**Extracted information:**

________________________________________

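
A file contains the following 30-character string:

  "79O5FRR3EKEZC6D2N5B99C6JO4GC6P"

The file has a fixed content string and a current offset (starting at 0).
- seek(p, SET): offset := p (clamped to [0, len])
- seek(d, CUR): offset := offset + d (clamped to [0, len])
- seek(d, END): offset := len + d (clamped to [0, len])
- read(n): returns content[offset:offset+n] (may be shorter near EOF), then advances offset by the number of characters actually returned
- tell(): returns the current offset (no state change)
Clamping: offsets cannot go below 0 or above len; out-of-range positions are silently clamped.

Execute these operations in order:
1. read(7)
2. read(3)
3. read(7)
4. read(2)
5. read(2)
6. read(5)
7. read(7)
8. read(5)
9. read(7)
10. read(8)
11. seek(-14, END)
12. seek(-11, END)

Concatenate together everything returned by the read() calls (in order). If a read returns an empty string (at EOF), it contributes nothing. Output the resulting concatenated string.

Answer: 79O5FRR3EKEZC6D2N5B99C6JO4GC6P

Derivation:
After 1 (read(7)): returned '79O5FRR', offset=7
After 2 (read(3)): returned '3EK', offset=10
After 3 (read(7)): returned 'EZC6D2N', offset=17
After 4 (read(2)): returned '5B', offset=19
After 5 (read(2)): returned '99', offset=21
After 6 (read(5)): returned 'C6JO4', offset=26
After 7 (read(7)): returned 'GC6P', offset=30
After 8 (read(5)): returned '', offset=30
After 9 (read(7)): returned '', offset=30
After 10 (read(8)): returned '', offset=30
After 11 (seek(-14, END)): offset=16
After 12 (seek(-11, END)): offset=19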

________________________________________

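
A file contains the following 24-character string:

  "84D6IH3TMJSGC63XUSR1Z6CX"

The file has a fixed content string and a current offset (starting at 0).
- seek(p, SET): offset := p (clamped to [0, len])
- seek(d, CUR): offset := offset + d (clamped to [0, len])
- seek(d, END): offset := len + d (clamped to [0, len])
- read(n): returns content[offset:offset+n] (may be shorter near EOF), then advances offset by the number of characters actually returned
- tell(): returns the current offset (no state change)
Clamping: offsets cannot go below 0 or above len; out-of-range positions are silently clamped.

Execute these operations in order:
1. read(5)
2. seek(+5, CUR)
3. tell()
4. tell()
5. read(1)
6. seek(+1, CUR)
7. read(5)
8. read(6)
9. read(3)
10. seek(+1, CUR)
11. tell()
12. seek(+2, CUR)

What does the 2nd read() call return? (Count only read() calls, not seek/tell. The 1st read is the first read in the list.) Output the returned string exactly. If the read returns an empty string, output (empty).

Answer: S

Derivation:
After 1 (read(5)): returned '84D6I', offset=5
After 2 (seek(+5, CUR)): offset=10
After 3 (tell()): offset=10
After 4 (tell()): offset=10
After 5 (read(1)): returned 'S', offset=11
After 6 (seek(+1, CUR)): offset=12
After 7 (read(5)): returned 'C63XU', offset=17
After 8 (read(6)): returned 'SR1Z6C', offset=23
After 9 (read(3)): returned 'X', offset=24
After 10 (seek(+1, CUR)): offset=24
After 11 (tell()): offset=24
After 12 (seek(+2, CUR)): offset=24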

________________________________________

**What you will do:** Keeping every character as it is, restate the lines above that run from the line with "A file contains the following 30-character" through the line with "12. seek(-11, END)", both included, and nothing else.

**Answer to the exercise:**
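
A file contains the following 30-character string:

  "79O5FRR3EKEZC6D2N5B99C6JO4GC6P"

The file has a fixed content string and a current offset (starting at 0).
- seek(p, SET): offset := p (clamped to [0, len])
- seek(d, CUR): offset := offset + d (clamped to [0, len])
- seek(d, END): offset := len + d (clamped to [0, len])
- read(n): returns content[offset:offset+n] (may be shorter near EOF), then advances offset by the number of characters actually returned
- tell(): returns the current offset (no state change)
Clamping: offsets cannot go below 0 or above len; out-of-range positions are silently clamped.

Execute these operations in order:
1. read(7)
2. read(3)
3. read(7)
4. read(2)
5. read(2)
6. read(5)
7. read(7)
8. read(5)
9. read(7)
10. read(8)
11. seek(-14, END)
12. seek(-11, END)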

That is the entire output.